Answer with only the number of lines below where "order" appears.

(Beginning of Exercise data)

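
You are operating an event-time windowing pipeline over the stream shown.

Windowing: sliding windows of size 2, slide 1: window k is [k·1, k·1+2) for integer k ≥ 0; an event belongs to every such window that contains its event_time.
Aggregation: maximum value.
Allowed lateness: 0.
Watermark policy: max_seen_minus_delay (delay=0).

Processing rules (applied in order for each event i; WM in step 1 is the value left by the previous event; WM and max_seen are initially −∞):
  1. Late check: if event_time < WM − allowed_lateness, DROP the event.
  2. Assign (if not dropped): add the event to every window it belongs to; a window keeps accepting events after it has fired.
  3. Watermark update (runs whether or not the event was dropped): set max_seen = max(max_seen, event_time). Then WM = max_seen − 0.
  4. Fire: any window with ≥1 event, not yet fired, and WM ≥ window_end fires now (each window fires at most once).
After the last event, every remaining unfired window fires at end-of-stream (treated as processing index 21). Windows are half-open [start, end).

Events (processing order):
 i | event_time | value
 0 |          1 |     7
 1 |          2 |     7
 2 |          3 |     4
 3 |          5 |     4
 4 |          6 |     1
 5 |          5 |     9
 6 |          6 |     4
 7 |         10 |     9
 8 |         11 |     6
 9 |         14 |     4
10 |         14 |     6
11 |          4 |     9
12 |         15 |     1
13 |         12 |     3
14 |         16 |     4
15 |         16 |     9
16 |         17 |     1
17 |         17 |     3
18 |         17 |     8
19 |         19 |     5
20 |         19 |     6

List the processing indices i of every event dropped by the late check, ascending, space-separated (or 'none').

i=0 t=1 v=7: → [1,3),[0,2); WM=1
i=1 t=2 v=7: → [2,4),[1,3); WM=2; [0,2) fires=7
i=2 t=3 v=4: → [3,5),[2,4); WM=3; [1,3) fires=7
i=3 t=5 v=4: → [5,7),[4,6); WM=5; [2,4) fires=7 [3,5) fires=4
i=4 t=6 v=1: → [6,8),[5,7); WM=6; [4,6) fires=4
i=5 t=5 v=9: DROP (t<6-0); WM=6
i=6 t=6 v=4: → [6,8),[5,7); WM=6
i=7 t=10 v=9: → [10,12),[9,11); WM=10; [5,7) fires=4 [6,8) fires=4
i=8 t=11 v=6: → [11,13),[10,12); WM=11; [9,11) fires=9
i=9 t=14 v=4: → [14,16),[13,15); WM=14; [10,12) fires=9 [11,13) fires=6
i=10 t=14 v=6: → [14,16),[13,15); WM=14
i=11 t=4 v=9: DROP (t<14-0); WM=14
i=12 t=15 v=1: → [15,17),[14,16); WM=15; [13,15) fires=6
i=13 t=12 v=3: DROP (t<15-0); WM=15
i=14 t=16 v=4: → [16,18),[15,17); WM=16; [14,16) fires=6
i=15 t=16 v=9: → [16,18),[15,17); WM=16
i=16 t=17 v=1: → [17,19),[16,18); WM=17; [15,17) fires=9
i=17 t=17 v=3: → [17,19),[16,18); WM=17
i=18 t=17 v=8: → [17,19),[16,18); WM=17
i=19 t=19 v=5: → [19,21),[18,20); WM=19; [16,18) fires=9 [17,19) fires=8
i=20 t=19 v=6: → [19,21),[18,20); WM=19

5 11 13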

(End of Exercise data)

Exercise result ->
2